- [Task objective]:
Search the records for the string "Consider" and copy every line where it turns up.

- [Source data]:
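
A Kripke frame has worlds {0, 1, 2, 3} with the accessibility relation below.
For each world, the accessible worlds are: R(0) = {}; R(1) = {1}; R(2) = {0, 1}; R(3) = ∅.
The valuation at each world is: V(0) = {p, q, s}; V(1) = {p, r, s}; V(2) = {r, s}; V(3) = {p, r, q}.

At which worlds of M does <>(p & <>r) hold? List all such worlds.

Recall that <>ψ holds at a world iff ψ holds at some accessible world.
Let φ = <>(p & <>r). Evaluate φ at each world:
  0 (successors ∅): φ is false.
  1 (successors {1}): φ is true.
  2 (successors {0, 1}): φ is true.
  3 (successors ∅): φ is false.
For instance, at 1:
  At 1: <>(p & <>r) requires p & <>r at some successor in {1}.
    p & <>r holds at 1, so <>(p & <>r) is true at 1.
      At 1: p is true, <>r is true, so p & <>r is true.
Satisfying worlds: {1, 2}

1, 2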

...

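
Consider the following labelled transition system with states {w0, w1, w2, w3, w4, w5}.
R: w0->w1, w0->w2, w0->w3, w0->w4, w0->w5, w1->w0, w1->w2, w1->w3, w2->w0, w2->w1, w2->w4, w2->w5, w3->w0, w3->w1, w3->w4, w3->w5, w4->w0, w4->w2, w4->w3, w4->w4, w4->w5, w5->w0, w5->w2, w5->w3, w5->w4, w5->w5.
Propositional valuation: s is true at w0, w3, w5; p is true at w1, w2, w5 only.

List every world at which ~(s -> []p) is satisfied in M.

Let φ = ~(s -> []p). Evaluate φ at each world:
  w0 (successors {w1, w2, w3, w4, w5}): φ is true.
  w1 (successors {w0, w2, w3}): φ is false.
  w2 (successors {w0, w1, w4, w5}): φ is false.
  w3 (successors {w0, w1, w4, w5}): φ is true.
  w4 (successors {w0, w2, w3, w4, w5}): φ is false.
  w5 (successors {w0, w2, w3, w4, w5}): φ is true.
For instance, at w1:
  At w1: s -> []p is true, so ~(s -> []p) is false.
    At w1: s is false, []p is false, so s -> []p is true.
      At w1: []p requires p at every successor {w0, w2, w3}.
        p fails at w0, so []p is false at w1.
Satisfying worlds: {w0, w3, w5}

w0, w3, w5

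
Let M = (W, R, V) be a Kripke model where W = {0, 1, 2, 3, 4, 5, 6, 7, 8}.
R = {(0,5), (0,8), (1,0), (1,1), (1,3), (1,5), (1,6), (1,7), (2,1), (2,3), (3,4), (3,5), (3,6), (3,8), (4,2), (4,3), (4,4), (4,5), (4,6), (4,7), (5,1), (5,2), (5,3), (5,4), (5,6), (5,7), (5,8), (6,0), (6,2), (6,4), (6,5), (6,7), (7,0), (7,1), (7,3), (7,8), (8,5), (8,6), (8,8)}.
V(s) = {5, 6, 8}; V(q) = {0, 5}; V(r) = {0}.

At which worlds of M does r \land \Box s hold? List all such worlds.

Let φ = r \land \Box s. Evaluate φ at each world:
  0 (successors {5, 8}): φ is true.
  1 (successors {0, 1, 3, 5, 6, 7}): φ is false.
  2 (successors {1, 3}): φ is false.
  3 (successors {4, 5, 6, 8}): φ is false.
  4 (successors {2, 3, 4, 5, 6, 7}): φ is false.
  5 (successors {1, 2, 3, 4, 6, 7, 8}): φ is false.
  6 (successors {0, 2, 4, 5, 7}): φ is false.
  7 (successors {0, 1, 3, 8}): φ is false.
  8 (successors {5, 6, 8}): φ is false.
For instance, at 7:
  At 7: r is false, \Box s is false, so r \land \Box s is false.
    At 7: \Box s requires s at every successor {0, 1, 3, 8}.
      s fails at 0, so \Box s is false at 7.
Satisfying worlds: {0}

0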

--

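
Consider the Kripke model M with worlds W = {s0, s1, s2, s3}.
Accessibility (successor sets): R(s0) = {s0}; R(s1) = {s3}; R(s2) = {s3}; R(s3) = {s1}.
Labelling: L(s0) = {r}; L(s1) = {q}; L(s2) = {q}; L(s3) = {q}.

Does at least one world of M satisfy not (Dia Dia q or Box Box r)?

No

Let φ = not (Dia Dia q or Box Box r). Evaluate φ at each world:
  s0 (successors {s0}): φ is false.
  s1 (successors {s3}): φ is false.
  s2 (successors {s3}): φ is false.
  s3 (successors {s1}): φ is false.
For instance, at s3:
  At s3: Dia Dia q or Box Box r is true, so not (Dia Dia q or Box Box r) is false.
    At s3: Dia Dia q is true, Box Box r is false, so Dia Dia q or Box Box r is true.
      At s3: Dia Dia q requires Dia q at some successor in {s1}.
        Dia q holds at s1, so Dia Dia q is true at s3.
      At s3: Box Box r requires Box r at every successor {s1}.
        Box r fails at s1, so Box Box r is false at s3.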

- [Response to this task]:
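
Consider the following labelled transition system with states {w0, w1, w2, w3, w4, w5}.
Consider the Kripke model M with worlds W = {s0, s1, s2, s3}.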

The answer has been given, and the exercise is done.